_Goal of the exercise:_
Locate the string "Umbra" in the listing below. Copy every line where it is found.
***
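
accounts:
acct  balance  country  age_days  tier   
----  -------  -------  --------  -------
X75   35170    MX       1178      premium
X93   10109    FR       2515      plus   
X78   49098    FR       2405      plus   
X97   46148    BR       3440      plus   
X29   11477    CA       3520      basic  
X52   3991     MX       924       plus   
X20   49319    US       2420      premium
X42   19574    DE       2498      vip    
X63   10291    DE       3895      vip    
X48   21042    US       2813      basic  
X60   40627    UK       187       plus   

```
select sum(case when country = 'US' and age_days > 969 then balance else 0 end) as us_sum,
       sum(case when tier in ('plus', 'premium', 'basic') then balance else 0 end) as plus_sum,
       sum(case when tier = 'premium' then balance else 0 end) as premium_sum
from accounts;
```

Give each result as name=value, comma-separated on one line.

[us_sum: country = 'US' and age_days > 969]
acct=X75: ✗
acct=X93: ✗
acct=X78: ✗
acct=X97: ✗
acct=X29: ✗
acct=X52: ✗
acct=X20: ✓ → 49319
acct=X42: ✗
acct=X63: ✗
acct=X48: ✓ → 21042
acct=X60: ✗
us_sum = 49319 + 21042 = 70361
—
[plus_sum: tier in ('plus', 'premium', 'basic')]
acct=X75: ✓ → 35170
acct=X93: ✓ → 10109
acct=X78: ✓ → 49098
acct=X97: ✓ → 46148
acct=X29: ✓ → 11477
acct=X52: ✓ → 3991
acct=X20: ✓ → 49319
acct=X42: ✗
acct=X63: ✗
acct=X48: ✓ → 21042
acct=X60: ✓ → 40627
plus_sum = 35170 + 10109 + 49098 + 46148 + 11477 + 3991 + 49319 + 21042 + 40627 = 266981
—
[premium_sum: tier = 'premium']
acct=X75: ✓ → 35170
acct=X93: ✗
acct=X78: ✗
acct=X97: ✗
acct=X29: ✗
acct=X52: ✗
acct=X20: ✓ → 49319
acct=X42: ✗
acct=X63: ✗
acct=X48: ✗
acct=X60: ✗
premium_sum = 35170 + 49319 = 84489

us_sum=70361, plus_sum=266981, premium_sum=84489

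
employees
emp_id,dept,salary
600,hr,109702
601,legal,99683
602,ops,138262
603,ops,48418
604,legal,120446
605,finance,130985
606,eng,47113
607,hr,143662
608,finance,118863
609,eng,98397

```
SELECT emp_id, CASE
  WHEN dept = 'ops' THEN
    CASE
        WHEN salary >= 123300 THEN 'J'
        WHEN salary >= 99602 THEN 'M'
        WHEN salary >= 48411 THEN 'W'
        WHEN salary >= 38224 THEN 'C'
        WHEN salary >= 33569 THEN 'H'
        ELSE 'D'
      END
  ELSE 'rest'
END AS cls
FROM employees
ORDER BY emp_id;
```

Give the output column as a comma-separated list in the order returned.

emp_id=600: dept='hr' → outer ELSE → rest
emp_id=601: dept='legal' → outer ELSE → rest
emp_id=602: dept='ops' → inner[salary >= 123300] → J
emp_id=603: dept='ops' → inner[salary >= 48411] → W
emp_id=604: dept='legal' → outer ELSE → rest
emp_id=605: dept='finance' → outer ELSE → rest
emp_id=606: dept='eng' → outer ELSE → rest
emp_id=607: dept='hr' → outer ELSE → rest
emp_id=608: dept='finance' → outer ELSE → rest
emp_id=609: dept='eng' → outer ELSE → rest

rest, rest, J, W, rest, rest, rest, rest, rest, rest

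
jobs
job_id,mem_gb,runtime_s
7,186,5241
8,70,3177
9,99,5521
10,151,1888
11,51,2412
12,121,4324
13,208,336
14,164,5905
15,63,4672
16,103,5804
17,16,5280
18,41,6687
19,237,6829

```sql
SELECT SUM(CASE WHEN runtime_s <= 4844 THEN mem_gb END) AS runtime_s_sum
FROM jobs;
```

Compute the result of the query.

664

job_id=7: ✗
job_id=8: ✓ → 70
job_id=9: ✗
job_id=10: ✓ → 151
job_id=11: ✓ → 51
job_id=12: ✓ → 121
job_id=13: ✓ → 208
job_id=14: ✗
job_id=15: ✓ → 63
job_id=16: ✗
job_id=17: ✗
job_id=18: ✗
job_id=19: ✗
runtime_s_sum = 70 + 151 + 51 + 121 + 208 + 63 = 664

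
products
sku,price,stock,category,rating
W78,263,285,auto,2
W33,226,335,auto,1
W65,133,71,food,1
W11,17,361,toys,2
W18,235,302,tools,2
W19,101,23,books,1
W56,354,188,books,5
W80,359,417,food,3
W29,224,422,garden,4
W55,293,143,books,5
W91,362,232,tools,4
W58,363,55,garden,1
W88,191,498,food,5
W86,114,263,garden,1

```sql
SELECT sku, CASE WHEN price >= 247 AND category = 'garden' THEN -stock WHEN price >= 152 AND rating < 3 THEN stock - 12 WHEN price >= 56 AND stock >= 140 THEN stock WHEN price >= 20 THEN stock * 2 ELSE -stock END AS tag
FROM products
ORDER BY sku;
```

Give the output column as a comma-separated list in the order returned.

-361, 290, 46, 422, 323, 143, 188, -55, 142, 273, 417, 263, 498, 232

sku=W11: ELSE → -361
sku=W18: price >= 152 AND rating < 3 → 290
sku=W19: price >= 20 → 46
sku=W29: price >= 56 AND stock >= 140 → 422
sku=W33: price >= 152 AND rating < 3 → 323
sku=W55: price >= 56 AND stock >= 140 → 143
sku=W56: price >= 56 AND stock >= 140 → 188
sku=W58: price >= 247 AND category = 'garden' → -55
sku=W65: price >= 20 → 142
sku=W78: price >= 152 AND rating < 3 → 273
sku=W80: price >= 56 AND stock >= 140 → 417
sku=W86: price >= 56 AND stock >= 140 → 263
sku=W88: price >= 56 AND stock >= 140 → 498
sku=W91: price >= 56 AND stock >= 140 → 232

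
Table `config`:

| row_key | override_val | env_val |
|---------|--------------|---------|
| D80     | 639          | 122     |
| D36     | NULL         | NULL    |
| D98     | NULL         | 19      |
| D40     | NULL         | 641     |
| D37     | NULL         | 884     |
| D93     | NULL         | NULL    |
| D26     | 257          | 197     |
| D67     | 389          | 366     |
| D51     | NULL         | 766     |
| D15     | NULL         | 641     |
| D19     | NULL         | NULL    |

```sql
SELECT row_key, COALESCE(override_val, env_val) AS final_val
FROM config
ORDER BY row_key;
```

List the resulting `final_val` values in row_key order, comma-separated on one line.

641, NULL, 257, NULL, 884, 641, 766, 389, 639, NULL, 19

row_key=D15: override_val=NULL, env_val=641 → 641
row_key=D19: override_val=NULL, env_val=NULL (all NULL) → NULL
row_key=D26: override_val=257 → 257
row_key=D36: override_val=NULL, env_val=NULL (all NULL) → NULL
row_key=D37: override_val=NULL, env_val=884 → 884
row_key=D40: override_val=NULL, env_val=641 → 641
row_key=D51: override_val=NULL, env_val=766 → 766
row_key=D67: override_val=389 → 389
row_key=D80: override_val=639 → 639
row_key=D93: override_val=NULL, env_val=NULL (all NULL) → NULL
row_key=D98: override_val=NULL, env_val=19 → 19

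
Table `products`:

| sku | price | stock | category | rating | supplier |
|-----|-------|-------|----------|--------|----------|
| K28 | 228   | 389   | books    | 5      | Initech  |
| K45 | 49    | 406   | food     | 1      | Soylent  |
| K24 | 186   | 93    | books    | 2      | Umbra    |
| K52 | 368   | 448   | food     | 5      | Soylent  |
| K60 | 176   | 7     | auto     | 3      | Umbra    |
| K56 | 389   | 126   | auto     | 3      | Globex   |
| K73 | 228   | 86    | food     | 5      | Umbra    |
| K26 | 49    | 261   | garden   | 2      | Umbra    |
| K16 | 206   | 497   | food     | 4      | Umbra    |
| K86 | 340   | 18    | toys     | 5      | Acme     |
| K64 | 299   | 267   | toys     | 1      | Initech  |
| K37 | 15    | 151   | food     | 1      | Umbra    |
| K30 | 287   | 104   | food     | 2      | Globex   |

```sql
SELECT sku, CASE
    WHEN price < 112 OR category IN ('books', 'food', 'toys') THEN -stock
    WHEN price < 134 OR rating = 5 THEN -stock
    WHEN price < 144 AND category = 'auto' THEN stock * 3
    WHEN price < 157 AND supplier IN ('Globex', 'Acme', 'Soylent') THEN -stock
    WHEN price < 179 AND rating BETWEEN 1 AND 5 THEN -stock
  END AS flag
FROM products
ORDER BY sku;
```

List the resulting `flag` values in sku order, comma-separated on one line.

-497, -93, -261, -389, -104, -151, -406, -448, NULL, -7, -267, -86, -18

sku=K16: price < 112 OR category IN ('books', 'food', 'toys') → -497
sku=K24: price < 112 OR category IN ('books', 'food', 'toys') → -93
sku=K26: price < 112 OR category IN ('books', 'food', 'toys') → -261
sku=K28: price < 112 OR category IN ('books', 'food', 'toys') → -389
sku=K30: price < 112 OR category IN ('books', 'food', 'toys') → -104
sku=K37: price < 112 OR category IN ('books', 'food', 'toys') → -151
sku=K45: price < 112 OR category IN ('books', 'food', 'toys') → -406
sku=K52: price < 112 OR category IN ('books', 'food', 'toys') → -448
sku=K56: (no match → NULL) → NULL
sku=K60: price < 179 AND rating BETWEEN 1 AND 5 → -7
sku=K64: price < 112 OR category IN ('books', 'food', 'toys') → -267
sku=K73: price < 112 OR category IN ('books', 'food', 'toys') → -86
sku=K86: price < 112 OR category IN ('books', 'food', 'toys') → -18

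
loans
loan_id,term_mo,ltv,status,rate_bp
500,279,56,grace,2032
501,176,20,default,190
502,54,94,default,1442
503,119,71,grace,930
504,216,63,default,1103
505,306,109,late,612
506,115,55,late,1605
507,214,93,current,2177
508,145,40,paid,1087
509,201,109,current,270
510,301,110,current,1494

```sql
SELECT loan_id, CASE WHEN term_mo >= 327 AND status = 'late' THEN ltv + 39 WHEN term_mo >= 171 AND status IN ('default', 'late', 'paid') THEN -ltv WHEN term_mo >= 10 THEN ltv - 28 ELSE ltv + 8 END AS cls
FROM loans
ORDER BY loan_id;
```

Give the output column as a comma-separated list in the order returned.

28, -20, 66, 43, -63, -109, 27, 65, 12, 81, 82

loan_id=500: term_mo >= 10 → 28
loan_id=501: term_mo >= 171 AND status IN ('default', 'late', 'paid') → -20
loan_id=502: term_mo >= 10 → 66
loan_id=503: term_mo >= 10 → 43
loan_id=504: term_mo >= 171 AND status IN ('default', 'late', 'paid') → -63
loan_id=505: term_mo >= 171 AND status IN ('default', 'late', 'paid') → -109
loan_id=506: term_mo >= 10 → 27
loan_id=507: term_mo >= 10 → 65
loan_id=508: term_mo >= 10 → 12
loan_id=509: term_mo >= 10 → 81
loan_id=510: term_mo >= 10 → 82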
***
_Answer to this exercise:_
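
| K24 | 186   | 93    | books    | 2      | Umbra    |
| K60 | 176   | 7     | auto     | 3      | Umbra    |
| K73 | 228   | 86    | food     | 5      | Umbra    |
| K26 | 49    | 261   | garden   | 2      | Umbra    |
| K16 | 206   | 497   | food     | 4      | Umbra    |
| K37 | 15    | 151   | food     | 1      | Umbra    |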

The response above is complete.